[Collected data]
▬▬▬▬▬▬▬▬▬▬
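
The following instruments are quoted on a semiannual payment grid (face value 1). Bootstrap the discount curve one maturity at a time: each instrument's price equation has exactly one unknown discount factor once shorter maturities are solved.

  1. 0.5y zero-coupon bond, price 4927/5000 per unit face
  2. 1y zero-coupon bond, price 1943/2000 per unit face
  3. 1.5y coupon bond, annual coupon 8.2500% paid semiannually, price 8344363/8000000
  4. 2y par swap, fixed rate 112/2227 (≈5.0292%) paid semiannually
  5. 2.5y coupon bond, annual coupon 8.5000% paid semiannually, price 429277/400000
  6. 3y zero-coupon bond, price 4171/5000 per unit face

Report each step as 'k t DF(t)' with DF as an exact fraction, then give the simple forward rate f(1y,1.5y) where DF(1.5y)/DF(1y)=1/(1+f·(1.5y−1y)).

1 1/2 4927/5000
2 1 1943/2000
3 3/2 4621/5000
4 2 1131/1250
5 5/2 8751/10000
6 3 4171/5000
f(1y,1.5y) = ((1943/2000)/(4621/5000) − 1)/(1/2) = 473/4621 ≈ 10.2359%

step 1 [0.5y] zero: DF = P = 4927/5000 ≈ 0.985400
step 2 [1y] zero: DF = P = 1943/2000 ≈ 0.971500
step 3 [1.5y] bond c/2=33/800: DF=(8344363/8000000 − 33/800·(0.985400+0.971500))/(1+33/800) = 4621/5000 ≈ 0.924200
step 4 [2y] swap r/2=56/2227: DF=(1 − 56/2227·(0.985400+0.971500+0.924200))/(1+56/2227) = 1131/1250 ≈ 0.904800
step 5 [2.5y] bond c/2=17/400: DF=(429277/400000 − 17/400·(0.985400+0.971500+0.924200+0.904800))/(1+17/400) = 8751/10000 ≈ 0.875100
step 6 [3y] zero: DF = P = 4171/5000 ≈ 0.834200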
▬▬▬▬▬▬▬▬▬▬
▶ Your assignment:
Pull out every line in the data above that has the word "face".

▶ Result below:
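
The following instruments are quoted on a semiannual payment grid (face value 1). Bootstrap the discount curve one maturity at a time: each instrument's price equation has exactly one unknown discount factor once shorter maturities are solved.
  1. 0.5y zero-coupon bond, price 4927/5000 per unit face
  2. 1y zero-coupon bond, price 1943/2000 per unit face
  6. 3y zero-coupon bond, price 4171/5000 per unit face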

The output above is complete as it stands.